- **Task requirements**
Output only the lines of the entries that follow, starting at the one with "1. T = 4020 N·m, omega = 155 rad/s" and running down to the one with "2. T = 1570 N·m, omega = 300 rad/s", both included and unchanged.
*** Material to process ***
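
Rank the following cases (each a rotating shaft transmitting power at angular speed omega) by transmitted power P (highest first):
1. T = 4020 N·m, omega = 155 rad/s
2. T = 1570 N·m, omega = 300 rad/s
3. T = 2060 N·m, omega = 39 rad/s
Model: a rotating shaft transmitting power at angular speed omega, so P = T·omega (SI units).
  Case 1: P = 4020 × 155 = 623100 W = 623.1 kW
  Case 2: P = 1570 × 300 = 471000 W = 471 kW
  Case 3: P = 2060 × 39 = 80340 W = 80.34 kW
Ordering: 623.1 kW (case 1) > 471 kW (case 2) > 80.34 kW (case 3)
Final answer: 1, 2, 3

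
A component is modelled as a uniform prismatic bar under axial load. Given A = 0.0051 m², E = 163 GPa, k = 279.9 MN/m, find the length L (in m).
Model: a uniform prismatic bar under axial load, so k = (A·E) / L.
Solve for L: L = (A·E) / k.
Convert to SI units:
  E = 163 GPa = 1.63 × 10¹¹ Pa
  k = 279.9 MN/m = 2.799 × 10⁸ N/m
Substitute:
  L = (0.0051 × (1.63 × 10¹¹)) / (2.799 × 10⁸)
  L = 2.97 m
Final answer: L = 2.97 m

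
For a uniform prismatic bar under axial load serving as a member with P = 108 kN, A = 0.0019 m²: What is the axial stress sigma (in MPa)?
Model: a uniform prismatic bar under axial load, so sigma = P / A.
Convert to SI units:
  P = 108 kN = 108000 N
Substitute:
  sigma = 108000 / 0.0019
  sigma = 5.684 × 10⁷ Pa
Convert: sigma = 5.684 × 10⁷ Pa = 56.84 MPa
Final answer: sigma = 56.84 MPa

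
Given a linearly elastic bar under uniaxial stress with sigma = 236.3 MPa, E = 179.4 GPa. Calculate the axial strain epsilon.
Model: a linearly elastic bar under uniaxial stress, so epsilon = sigma / E.
Convert to SI units:
  sigma = 236.3 MPa = 2.363 × 10⁸ Pa
  E = 179.4 GPa = 1.794 × 10¹¹ Pa
Substitute:
  epsilon = (2.363 × 10⁸) / (1.794 × 10¹¹)
  epsilon = 0.001317
Final answer: epsilon = 0.001317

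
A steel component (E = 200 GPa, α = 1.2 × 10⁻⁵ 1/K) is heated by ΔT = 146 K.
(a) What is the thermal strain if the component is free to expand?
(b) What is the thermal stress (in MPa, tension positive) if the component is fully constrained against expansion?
(a) Free thermal strain ε_th = α·ΔT = (1.2 × 10⁻⁵) × 146 = 0.001752
(b) Fully constrained, the expansion is suppressed, so σ = -E·α·ΔT. Convert E = 200 GPa = 2 × 10¹¹ Pa.
  σ = -(2 × 10¹¹) × (1.2 × 10⁻⁵) × 146 = -3.504 × 10⁸ Pa = -350.4 MPa (compressive)
Final answer: (a) ε_th = 0.001752, (b) σ = -350.4 MPa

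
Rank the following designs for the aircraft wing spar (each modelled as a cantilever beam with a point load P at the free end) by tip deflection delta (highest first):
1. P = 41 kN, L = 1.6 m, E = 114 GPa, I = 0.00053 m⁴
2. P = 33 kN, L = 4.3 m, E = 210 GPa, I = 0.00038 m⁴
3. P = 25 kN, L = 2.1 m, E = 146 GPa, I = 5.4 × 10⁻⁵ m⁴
Model: a cantilever beam with a point load P at the free end, so delta = (P·L^3) / (3·E·I) (SI units).
  Case 1: delta = (41000 × 1.6^3) / (3 × (1.14 × 10¹¹) × 0.00053) = 0.0009265 m = 0.9265 mm
  Case 2: delta = (33000 × 4.3^3) / (3 × (2.1 × 10¹¹) × 0.00038) = 0.01096 m = 10.96 mm
  Case 3: delta = (25000 × 2.1^3) / (3 × (1.46 × 10¹¹) × (5.4 × 10⁻⁵)) = 0.009789 m = 9.789 mm
Ordering: 10.96 mm (case 2) > 9.789 mm (case 3) > 0.9265 mm (case 1)
Final answer: 2, 3, 1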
*** End of Material to process ***
- **The completed task**
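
1. T = 4020 N·m, omega = 155 rad/s
2. T = 1570 N·m, omega = 300 rad/s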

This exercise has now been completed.